--- START ---

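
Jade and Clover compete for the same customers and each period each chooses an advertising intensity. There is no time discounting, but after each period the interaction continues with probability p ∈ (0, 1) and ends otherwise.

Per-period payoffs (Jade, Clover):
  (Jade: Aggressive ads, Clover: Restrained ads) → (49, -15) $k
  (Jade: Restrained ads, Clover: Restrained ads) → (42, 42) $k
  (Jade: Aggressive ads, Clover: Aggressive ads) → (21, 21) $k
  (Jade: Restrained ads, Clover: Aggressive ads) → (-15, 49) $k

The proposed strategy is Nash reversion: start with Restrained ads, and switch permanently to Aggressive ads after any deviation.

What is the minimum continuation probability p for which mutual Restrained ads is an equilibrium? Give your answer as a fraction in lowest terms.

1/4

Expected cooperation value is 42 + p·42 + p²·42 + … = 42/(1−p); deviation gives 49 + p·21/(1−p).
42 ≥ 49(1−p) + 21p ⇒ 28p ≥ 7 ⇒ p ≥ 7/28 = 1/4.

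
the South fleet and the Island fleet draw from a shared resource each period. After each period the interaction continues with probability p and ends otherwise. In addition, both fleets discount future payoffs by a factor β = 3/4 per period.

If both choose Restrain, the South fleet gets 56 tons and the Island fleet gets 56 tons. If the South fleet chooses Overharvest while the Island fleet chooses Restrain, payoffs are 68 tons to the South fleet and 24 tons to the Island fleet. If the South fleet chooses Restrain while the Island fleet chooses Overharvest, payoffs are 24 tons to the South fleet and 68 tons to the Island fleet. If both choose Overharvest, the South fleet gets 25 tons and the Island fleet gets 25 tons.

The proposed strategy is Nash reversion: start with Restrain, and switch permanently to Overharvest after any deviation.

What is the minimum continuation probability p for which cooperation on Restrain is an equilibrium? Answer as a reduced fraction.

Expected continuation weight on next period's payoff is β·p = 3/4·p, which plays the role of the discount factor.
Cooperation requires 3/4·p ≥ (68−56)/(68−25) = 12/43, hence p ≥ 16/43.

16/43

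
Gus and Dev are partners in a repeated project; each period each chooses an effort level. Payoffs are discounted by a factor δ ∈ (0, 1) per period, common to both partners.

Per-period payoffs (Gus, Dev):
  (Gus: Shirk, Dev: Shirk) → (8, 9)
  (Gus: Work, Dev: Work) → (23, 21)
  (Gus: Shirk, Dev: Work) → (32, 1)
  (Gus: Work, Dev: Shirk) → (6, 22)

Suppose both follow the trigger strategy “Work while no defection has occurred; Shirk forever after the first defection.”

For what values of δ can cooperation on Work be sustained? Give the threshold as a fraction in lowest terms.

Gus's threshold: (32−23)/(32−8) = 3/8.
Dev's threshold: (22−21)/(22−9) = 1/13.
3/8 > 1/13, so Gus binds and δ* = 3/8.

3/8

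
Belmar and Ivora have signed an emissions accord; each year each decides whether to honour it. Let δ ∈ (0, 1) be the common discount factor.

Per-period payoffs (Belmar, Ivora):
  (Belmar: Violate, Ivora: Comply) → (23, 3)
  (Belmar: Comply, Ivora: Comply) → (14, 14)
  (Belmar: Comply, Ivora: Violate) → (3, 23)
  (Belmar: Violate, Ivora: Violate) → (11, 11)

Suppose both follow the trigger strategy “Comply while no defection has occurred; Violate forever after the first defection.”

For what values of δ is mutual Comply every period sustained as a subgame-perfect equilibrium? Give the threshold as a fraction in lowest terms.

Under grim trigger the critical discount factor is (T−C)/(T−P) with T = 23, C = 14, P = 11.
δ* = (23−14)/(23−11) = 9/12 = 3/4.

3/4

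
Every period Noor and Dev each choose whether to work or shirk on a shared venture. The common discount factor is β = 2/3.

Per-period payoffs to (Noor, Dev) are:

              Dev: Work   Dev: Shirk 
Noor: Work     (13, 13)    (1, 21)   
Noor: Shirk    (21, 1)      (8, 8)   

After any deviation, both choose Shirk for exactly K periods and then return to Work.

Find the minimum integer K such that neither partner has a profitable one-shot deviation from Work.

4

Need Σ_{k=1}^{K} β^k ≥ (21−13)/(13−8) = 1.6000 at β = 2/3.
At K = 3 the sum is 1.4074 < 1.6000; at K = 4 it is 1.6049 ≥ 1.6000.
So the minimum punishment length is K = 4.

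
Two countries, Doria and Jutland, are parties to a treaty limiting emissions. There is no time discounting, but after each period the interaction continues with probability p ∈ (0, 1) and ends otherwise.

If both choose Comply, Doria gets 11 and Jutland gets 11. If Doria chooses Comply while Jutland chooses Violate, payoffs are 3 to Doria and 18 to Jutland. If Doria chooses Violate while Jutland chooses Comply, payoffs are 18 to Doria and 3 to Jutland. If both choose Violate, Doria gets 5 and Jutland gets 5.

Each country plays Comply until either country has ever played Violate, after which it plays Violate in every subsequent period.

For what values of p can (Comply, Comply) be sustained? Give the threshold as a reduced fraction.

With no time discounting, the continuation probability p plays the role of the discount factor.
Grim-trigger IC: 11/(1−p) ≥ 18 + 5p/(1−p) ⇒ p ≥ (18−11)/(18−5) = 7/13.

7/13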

--- END ---

#### Problem statement:
All lines in the listing above between the line with "(Belmar: Violate, Ivora: Comply) → (23, 3)" and the line with "(Belmar: Violate, Ivora: Violate)", inclusive, should be set down exactly, and no line outside that range.

#### Answer section:
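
  (Belmar: Violate, Ivora: Comply) → (23, 3)
  (Belmar: Comply, Ivora: Comply) → (14, 14)
  (Belmar: Comply, Ivora: Violate) → (3, 23)
  (Belmar: Violate, Ivora: Violate) → (11, 11)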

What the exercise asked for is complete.